What the exercise asks
Please write out all of the entries without altering anything.

+++++

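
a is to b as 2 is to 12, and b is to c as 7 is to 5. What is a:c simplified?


Given a:b = 2:12 and b:c = 7:5
Make b consistent. Multiply first ratio by 7: a:b = 14:84
Multiply second ratio by 12: b:c = 84:60
Now b = 84 in both, so a:b:c = 14:84:60
Therefore a:c = 14:60
Simplify by GCD: a:c = 7:30

7:30


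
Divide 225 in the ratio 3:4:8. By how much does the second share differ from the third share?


Total parts = 3 + 4 + 8 = 15
Value per part = 225 / 15 = 15
Shares: 3*15=45, 4*15=60, 8*15=120
Second share = 60, third share = 120
Difference = |60 - 120| = 60

60


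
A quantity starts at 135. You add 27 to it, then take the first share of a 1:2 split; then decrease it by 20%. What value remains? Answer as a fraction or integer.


Start with 135.
Step 1: Add 27: 135+27=162; split 1:2 first = 162*1/3 = 54
Step 2: Decrease by 20%: 54 * 80/100 = 216/5
Final result = 216/5

216/5


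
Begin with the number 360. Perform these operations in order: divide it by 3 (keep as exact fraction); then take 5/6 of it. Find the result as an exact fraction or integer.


Start with 360.
Step 1: Divide by 3: 360 / 3 = 120
Step 2: Take 5/6: 120 * 5/6 = 100
Final result = 100

100


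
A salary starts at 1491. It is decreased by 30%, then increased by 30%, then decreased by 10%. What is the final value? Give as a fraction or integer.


Start: 1491
Step 1: decrease by 30% => multiply by 70/100
  1491 * 70/100 = 10437/10
Step 2: increase by 30% => multiply by 130/100
  10437/10 * 130/100 = 135681/100
Step 3: decrease by 10% => multiply by 90/100
  135681/100 * 90/100 = 1221129/1000
Final value = 1221129/1000

1221129/1000


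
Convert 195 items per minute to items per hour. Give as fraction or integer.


Converting from per minute to per hour
Rate = 195 items per minute
Multiply by 60: 195 * 60
= 11700 items per hour

11700


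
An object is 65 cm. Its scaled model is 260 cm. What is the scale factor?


Original length = 65 cm
Scaled length = 260 cm
Scale factor = 260 / 65
= 4

4


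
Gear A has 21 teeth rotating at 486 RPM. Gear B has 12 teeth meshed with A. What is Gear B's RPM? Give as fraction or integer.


Gear ratio: teeth_A * RPM_A = teeth_B * RPM_B
21 * 486 = 12 * RPM_B
10206 = 12 * RPM_B
RPM_B = 10206 / 12
RPM_B = 1701/2

1701/2


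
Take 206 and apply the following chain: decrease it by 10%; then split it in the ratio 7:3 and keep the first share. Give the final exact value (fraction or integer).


Start with 206.
Step 1: Decrease by 10%: 206 * 90/100 = 927/5
Step 2: Split 7:3, first share = 927/5 * 7/10 = 6489/50
Final result = 6489/50

6489/50


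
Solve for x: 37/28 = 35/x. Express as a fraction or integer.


Setting up: 37/28 = 35/x
Cross multiply: 37 * x = 28 * 35
37x = 980
x = 980/37
x = 980/37

980/37


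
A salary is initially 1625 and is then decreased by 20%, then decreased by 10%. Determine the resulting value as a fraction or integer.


Start: 1625
Step 1: decrease by 20% => multiply by 80/100
  1625 * 80/100 = 1300
Step 2: decrease by 10% => multiply by 90/100
  1300 * 90/100 = 1170
Final value = 1170

1170


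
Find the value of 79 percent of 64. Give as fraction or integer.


Compute 79% of 64
Convert percentage: 79% = 79/100
Multiply: 64 * 79/100
= 5056/100
= 1264/25

1264/25


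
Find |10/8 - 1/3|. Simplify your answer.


Simplify: 10/8 = 5/4 and 1/3 = 1/3
Find common denominator: LCD = 12
Convert: 15/12 and 4/12
Difference = |15 - 4|/12 = 11/12
Simplified = 11/12

11/12


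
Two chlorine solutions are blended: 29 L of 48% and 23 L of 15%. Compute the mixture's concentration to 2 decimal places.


Solute in mixture 1 = 48% of 29 L = 29*48/100 = 348/25 L
Solute in mixture 2 = 15% of 23 L = 23*15/100 = 69/20 L
Total solute = 348/25 + 69/20 = 1737/100 L
Total volume = 29 + 23 = 52 L
Final concentration = 1737/100/52 * 100 = 33.40%

33.40


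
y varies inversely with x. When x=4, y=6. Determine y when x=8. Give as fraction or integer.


Inverse proportion: y = k/x
Find k: k = 4 * 6 = 24
Compute y at x=8: y = 24/8
y = 3

3


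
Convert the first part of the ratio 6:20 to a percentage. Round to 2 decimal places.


Total parts = 6 + 20 = 26
First part fraction = 6/26
Percentage = (6/26) * 100
= 0.230769 * 100
= 23.08%

23.08


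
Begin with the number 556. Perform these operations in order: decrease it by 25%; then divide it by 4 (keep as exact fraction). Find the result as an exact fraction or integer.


Start with 556.
Step 1: Decrease by 25%: 556 * 75/100 = 417
Step 2: Divide by 4: 417 / 4 = 417/4
Final result = 417/4

417/4


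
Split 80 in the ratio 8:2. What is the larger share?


Total parts = 8 + 2 = 10
Value per part = 80 / 10 = 8
First share = 8 * 8 = 64
Second share = 2 * 8 = 16
Larger share = 64

64


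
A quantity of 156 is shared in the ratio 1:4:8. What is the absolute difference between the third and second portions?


Total parts = 1 + 4 + 8 = 13
Value per part = 156 / 13 = 12
Shares: 1*12=12, 4*12=48, 8*12=96
Third share = 96, second share = 48
Difference = |96 - 48| = 48

48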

+++++

Solution to this task
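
a is to b as 2 is to 12, and b is to c as 7 is to 5. What is a:c simplified?


Given a:b = 2:12 and b:c = 7:5
Make b consistent. Multiply first ratio by 7: a:b = 14:84
Multiply second ratio by 12: b:c = 84:60
Now b = 84 in both, so a:b:c = 14:84:60
Therefore a:c = 14:60
Simplify by GCD: a:c = 7:30

7:30


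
Divide 225 in the ratio 3:4:8. By how much does the second share differ from the third share?


Total parts = 3 + 4 + 8 = 15
Value per part = 225 / 15 = 15
Shares: 3*15=45, 4*15=60, 8*15=120
Second share = 60, third share = 120
Difference = |60 - 120| = 60

60


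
A quantity starts at 135. You add 27 to it, then take the first share of a 1:2 split; then decrease it by 20%. What value remains? Answer as a fraction or integer.


Start with 135.
Step 1: Add 27: 135+27=162; split 1:2 first = 162*1/3 = 54
Step 2: Decrease by 20%: 54 * 80/100 = 216/5
Final result = 216/5

216/5


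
Begin with the number 360. Perform these operations in order: divide it by 3 (keep as exact fraction); then take 5/6 of it. Find the result as an exact fraction or integer.


Start with 360.
Step 1: Divide by 3: 360 / 3 = 120
Step 2: Take 5/6: 120 * 5/6 = 100
Final result = 100

100


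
A salary starts at 1491. It is decreased by 30%, then increased by 30%, then decreased by 10%. What is the final value? Give as a fraction or integer.


Start: 1491
Step 1: decrease by 30% => multiply by 70/100
  1491 * 70/100 = 10437/10
Step 2: increase by 30% => multiply by 130/100
  10437/10 * 130/100 = 135681/100
Step 3: decrease by 10% => multiply by 90/100
  135681/100 * 90/100 = 1221129/1000
Final value = 1221129/1000

1221129/1000


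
Convert 195 items per minute to items per hour. Give as fraction or integer.


Converting from per minute to per hour
Rate = 195 items per minute
Multiply by 60: 195 * 60
= 11700 items per hour

11700


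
An object is 65 cm. Its scaled model is 260 cm. What is the scale factor?


Original length = 65 cm
Scaled length = 260 cm
Scale factor = 260 / 65
= 4

4


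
Gear A has 21 teeth rotating at 486 RPM. Gear B has 12 teeth meshed with A. What is Gear B's RPM? Give as fraction or integer.


Gear ratio: teeth_A * RPM_A = teeth_B * RPM_B
21 * 486 = 12 * RPM_B
10206 = 12 * RPM_B
RPM_B = 10206 / 12
RPM_B = 1701/2

1701/2


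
Take 206 and apply the following chain: decrease it by 10%; then split it in the ratio 7:3 and keep the first share. Give the final exact value (fraction or integer).


Start with 206.
Step 1: Decrease by 10%: 206 * 90/100 = 927/5
Step 2: Split 7:3, first share = 927/5 * 7/10 = 6489/50
Final result = 6489/50

6489/50


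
Solve for x: 37/28 = 35/x. Express as a fraction or integer.


Setting up: 37/28 = 35/x
Cross multiply: 37 * x = 28 * 35
37x = 980
x = 980/37
x = 980/37

980/37


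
A salary is initially 1625 and is then decreased by 20%, then decreased by 10%. Determine the resulting value as a fraction or integer.


Start: 1625
Step 1: decrease by 20% => multiply by 80/100
  1625 * 80/100 = 1300
Step 2: decrease by 10% => multiply by 90/100
  1300 * 90/100 = 1170
Final value = 1170

1170


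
Find the value of 79 percent of 64. Give as fraction or integer.


Compute 79% of 64
Convert percentage: 79% = 79/100
Multiply: 64 * 79/100
= 5056/100
= 1264/25

1264/25


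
Find |10/8 - 1/3|. Simplify your answer.


Simplify: 10/8 = 5/4 and 1/3 = 1/3
Find common denominator: LCD = 12
Convert: 15/12 and 4/12
Difference = |15 - 4|/12 = 11/12
Simplified = 11/12

11/12


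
Two chlorine solutions are blended: 29 L of 48% and 23 L of 15%. Compute the mixture's concentration to 2 decimal places.


Solute in mixture 1 = 48% of 29 L = 29*48/100 = 348/25 L
Solute in mixture 2 = 15% of 23 L = 23*15/100 = 69/20 L
Total solute = 348/25 + 69/20 = 1737/100 L
Total volume = 29 + 23 = 52 L
Final concentration = 1737/100/52 * 100 = 33.40%

33.40


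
y varies inversely with x. When x=4, y=6. Determine y when x=8. Give as fraction or integer.


Inverse proportion: y = k/x
Find k: k = 4 * 6 = 24
Compute y at x=8: y = 24/8
y = 3

3


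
Convert the first part of the ratio 6:20 to a percentage. Round to 2 decimal places.


Total parts = 6 + 20 = 26
First part fraction = 6/26
Percentage = (6/26) * 100
= 0.230769 * 100
= 23.08%

23.08


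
Begin with the number 556. Perform these operations in order: decrease it by 25%; then divide it by 4 (keep as exact fraction). Find the result as an exact fraction or integer.


Start with 556.
Step 1: Decrease by 25%: 556 * 75/100 = 417
Step 2: Divide by 4: 417 / 4 = 417/4
Final result = 417/4

417/4


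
Split 80 in the ratio 8:2. What is the larger share?


Total parts = 8 + 2 = 10
Value per part = 80 / 10 = 8
First share = 8 * 8 = 64
Second share = 2 * 8 = 16
Larger share = 64

64


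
A quantity of 156 is shared in the ratio 1:4:8. What is the absolute difference between the third and second portions?


Total parts = 1 + 4 + 8 = 13
Value per part = 156 / 13 = 12
Shares: 1*12=12, 4*12=48, 8*12=96
Third share = 96, second share = 48
Difference = |96 - 48| = 48

48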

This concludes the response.